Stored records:
>>>>

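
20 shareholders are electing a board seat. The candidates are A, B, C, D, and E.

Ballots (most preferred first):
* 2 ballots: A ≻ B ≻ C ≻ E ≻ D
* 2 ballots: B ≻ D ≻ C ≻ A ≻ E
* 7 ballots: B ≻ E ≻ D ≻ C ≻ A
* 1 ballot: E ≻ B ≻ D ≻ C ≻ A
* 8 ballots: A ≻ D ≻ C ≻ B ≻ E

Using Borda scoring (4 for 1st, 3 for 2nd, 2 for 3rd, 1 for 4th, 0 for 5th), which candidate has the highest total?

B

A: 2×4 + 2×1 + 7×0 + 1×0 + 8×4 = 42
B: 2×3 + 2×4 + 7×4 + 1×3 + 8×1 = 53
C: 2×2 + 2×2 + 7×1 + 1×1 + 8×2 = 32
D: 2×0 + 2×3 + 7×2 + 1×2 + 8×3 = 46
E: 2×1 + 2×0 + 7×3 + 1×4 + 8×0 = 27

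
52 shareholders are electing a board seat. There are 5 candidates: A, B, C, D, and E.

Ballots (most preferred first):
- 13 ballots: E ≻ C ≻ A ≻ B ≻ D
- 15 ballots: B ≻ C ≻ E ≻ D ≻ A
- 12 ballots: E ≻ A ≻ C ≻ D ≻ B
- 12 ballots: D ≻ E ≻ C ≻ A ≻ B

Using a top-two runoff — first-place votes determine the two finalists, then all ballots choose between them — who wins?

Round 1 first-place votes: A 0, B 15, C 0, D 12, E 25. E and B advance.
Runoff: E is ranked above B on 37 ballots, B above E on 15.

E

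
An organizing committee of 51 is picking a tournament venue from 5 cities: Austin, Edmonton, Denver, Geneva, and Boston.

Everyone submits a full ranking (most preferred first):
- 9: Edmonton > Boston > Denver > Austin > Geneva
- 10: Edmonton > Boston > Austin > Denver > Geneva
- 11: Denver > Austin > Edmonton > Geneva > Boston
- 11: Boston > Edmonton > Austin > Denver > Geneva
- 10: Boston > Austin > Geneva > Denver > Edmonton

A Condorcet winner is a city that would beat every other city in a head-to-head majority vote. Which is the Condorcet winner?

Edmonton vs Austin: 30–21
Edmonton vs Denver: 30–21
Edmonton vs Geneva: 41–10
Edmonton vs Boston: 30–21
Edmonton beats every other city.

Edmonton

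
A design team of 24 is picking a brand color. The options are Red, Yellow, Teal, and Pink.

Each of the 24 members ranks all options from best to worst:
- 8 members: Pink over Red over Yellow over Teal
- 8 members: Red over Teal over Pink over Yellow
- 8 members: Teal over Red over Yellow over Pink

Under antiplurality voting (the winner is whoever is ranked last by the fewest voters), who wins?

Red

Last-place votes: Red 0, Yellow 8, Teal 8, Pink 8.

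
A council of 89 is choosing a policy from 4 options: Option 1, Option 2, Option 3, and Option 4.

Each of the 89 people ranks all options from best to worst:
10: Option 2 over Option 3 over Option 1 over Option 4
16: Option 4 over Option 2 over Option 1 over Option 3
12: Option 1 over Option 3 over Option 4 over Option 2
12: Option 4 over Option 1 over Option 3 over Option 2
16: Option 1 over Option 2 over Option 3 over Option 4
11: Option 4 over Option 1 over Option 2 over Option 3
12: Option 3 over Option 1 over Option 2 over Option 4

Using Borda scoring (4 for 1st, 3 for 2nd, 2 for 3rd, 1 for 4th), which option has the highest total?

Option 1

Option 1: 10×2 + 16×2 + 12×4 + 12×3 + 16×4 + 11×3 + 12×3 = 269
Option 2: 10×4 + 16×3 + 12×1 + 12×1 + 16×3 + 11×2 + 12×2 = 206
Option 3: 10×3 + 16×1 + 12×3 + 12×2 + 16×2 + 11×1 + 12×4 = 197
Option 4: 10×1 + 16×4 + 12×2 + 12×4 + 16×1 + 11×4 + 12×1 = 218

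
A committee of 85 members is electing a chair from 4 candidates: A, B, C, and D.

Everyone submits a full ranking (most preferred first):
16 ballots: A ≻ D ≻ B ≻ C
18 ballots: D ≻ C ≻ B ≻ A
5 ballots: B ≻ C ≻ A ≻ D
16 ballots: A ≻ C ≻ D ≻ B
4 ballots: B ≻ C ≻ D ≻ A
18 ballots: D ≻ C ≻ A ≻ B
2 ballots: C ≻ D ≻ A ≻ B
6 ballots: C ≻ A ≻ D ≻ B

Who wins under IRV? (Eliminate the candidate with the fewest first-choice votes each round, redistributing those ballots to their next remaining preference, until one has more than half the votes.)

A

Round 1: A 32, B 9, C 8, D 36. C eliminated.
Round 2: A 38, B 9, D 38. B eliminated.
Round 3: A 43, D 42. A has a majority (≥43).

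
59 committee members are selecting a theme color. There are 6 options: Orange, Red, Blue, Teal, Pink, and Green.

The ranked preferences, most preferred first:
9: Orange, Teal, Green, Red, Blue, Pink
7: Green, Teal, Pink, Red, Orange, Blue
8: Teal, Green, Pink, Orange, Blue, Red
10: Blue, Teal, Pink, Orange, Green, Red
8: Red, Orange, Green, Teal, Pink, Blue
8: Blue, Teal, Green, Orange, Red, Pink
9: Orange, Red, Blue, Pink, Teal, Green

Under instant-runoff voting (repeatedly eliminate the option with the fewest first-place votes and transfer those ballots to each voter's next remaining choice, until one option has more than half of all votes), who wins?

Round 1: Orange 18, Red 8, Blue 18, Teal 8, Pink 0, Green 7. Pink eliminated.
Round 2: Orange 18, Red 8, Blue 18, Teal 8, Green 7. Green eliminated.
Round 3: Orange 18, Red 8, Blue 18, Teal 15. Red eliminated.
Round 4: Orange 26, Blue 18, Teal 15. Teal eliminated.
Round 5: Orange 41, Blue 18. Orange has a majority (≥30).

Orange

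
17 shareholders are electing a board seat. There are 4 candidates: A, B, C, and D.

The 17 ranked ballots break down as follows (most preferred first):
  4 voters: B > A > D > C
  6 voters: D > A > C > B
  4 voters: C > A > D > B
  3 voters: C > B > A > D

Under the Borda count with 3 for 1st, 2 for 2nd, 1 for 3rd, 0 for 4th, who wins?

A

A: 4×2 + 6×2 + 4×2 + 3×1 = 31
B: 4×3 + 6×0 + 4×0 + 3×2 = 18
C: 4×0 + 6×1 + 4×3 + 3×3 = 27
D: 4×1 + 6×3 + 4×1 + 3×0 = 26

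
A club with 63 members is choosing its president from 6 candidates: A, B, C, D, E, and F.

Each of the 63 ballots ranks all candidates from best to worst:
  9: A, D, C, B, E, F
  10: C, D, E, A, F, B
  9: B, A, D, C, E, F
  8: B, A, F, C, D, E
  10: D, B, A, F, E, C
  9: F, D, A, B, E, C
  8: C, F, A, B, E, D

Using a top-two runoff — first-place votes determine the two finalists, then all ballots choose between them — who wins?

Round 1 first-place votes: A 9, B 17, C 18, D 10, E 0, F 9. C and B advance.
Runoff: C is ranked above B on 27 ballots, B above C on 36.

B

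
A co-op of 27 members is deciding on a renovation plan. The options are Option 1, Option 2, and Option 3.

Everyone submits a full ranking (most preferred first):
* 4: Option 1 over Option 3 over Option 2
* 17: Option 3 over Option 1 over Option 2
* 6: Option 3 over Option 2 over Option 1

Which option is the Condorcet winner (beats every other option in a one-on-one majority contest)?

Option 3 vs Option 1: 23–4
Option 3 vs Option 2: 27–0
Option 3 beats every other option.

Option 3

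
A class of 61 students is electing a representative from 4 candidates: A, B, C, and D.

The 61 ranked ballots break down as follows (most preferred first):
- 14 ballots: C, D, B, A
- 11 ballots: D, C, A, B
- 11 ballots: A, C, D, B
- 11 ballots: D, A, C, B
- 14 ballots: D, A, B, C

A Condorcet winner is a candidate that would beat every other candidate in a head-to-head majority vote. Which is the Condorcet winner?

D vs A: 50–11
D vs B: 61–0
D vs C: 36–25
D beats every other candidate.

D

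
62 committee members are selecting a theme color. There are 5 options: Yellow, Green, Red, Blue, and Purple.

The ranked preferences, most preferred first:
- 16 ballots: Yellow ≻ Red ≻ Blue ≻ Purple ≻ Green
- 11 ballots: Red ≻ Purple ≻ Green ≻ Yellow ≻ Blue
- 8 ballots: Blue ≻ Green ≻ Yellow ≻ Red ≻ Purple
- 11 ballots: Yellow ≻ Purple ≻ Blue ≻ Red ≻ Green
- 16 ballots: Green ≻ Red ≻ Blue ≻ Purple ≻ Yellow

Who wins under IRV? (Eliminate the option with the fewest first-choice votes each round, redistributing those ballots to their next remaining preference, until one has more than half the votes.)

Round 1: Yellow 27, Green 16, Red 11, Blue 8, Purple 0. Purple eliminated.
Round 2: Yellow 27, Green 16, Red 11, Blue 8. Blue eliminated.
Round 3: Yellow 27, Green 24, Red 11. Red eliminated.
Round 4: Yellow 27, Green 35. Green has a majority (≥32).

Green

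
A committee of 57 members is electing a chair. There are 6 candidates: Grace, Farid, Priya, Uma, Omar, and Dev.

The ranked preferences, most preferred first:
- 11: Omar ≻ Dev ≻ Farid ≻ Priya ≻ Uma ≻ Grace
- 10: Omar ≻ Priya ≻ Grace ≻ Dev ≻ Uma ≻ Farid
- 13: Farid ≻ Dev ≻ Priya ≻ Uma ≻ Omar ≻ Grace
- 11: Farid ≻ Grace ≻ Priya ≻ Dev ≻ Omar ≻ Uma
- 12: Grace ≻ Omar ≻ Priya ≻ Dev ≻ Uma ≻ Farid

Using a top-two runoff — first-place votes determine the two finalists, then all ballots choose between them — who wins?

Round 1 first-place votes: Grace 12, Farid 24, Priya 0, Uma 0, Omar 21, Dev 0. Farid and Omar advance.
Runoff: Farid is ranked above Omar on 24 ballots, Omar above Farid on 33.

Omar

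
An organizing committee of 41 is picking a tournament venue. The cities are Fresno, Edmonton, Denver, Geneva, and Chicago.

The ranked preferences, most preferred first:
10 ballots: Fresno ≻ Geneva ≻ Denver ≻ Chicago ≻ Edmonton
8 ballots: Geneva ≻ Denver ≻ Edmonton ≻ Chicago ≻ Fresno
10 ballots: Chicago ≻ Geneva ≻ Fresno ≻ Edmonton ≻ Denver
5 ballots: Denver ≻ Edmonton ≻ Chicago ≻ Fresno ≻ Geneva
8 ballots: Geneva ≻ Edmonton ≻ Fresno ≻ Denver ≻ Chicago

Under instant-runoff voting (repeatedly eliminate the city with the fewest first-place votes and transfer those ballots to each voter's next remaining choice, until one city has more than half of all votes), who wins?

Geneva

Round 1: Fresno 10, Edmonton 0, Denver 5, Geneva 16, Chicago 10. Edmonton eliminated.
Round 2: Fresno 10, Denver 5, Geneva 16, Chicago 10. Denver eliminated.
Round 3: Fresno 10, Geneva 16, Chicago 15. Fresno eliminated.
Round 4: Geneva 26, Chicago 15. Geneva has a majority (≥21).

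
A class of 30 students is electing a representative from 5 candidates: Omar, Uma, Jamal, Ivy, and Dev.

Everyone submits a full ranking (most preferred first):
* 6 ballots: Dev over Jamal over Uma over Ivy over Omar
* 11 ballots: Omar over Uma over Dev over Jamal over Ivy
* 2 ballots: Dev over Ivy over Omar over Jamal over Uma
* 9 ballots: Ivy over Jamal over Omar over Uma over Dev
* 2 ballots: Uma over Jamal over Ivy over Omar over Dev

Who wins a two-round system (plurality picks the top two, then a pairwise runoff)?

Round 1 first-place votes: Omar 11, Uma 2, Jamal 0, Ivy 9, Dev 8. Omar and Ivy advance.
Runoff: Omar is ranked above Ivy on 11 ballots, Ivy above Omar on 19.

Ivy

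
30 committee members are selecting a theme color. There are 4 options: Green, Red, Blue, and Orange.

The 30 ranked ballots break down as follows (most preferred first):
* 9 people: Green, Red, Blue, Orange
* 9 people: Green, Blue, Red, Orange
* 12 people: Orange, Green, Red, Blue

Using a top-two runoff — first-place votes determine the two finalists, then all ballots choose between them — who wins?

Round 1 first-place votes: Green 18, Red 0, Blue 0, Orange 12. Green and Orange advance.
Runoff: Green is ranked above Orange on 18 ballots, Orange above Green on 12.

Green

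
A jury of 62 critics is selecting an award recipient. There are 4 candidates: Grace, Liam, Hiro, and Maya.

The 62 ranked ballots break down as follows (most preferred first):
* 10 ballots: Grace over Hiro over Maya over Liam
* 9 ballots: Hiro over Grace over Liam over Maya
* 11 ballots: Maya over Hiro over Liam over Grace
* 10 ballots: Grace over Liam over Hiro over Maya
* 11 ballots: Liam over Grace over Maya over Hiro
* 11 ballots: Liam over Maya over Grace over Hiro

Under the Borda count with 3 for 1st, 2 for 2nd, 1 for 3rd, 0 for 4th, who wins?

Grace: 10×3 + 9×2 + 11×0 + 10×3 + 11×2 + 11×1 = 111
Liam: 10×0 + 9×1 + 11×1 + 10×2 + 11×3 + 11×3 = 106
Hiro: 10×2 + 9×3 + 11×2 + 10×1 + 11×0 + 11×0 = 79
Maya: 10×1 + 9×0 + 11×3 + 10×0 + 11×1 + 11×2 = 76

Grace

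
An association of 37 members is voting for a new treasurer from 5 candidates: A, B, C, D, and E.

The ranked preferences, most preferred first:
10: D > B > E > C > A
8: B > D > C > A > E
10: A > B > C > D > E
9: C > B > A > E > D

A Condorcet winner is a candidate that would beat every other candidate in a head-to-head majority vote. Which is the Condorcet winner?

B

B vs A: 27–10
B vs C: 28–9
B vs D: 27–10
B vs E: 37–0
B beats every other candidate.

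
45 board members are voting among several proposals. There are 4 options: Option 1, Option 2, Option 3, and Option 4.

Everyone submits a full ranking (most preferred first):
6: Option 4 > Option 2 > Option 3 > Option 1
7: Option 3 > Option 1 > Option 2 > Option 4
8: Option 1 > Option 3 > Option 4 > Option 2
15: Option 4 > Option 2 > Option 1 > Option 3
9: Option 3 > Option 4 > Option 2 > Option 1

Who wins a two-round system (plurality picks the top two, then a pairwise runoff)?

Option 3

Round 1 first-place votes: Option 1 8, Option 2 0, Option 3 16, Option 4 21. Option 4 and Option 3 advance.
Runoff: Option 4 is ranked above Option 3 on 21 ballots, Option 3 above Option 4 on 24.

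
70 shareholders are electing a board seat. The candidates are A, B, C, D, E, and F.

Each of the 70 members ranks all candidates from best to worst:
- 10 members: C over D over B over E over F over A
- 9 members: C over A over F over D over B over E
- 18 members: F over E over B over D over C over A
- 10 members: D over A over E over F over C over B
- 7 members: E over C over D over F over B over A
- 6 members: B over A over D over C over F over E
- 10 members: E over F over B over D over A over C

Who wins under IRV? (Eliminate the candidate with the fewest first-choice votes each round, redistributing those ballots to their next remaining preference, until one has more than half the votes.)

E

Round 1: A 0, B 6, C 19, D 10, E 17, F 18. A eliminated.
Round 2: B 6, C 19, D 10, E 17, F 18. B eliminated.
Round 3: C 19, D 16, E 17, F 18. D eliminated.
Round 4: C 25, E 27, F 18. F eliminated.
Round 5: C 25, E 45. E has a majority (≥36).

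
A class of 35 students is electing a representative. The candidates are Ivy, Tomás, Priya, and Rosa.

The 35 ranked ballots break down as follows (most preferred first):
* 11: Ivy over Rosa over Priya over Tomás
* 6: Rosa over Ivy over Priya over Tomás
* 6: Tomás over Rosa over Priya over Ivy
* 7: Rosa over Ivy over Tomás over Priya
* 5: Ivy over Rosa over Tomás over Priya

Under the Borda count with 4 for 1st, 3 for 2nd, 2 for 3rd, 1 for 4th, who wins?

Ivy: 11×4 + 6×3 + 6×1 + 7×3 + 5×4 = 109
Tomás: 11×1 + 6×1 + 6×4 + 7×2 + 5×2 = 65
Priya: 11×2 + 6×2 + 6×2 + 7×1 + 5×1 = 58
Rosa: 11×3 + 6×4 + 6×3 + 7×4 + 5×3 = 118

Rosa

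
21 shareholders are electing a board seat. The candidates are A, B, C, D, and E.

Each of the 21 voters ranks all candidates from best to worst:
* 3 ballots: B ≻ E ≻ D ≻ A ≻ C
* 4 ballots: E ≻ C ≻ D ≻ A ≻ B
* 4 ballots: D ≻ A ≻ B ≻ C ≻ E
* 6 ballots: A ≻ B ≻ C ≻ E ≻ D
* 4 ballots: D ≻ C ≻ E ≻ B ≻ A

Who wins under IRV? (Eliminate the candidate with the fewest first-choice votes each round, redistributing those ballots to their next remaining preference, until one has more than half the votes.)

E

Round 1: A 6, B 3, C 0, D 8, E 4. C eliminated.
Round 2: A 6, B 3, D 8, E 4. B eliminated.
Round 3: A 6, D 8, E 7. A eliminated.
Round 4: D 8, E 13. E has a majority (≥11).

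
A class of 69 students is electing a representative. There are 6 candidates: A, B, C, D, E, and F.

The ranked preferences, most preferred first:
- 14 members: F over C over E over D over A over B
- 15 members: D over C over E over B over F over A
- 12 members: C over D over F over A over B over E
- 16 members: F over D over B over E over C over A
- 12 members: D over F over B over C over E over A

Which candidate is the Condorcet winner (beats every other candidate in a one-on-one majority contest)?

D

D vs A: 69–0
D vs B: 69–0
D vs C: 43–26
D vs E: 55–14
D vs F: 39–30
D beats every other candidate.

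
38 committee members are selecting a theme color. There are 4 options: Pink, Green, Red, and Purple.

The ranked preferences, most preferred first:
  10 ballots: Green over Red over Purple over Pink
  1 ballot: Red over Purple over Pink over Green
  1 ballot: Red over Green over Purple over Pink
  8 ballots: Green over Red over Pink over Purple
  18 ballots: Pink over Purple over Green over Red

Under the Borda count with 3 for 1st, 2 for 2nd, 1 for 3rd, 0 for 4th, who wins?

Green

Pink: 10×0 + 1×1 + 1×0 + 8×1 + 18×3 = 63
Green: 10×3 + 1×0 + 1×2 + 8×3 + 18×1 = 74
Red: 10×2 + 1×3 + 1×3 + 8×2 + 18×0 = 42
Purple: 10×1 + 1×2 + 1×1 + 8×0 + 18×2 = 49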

<<<<

TO DO ▸
Would you please copy exactly the part of the entries above that begins at the line containing "3 voters: C > B > A > D" and ends at the line containing "A club with", both lines included?

SOLVED PROBLEM ▸
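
  3 voters: C > B > A > D

Under the Borda count with 3 for 1st, 2 for 2nd, 1 for 3rd, 0 for 4th, who wins?

A

A: 4×2 + 6×2 + 4×2 + 3×1 = 31
B: 4×3 + 6×0 + 4×0 + 3×2 = 18
C: 4×0 + 6×1 + 4×3 + 3×3 = 27
D: 4×1 + 6×3 + 4×1 + 3×0 = 26

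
A club with 63 members is choosing its president from 6 candidates: A, B, C, D, E, and F.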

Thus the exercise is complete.